Entries taken from a collection:
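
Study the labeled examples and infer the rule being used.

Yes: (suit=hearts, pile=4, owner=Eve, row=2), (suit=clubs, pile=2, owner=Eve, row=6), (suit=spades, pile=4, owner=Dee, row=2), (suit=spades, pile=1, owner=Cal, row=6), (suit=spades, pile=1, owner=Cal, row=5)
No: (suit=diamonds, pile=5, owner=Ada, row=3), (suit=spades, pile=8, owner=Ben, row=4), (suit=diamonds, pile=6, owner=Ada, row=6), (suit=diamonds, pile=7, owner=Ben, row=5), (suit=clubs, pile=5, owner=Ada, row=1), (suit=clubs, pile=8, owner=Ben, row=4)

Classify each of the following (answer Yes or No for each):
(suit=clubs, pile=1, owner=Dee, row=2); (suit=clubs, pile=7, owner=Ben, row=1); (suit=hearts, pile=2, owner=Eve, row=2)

Yes, No, Yes

Every 'Yes' example satisfies: pile ≤ 4. None of the 'No' examples do.
Yes: (suit=clubs, pile=1, owner=Dee, row=2), since pile = 1.
No: (suit=clubs, pile=7, owner=Ben, row=1), since pile = 7.
Yes: (suit=hearts, pile=2, owner=Eve, row=2), since pile = 2.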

Assignment: Taking the records from the top, repeat each line exactly until you have repeated the line that contains "Classify each of".

Your response:
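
Study the labeled examples and infer the rule being used.

Yes: (suit=hearts, pile=4, owner=Eve, row=2), (suit=clubs, pile=2, owner=Eve, row=6), (suit=spades, pile=4, owner=Dee, row=2), (suit=spades, pile=1, owner=Cal, row=6), (suit=spades, pile=1, owner=Cal, row=5)
No: (suit=diamonds, pile=5, owner=Ada, row=3), (suit=spades, pile=8, owner=Ben, row=4), (suit=diamonds, pile=6, owner=Ada, row=6), (suit=diamonds, pile=7, owner=Ben, row=5), (suit=clubs, pile=5, owner=Ada, row=1), (suit=clubs, pile=8, owner=Ben, row=4)

Classify each of the following (answer Yes or No for each):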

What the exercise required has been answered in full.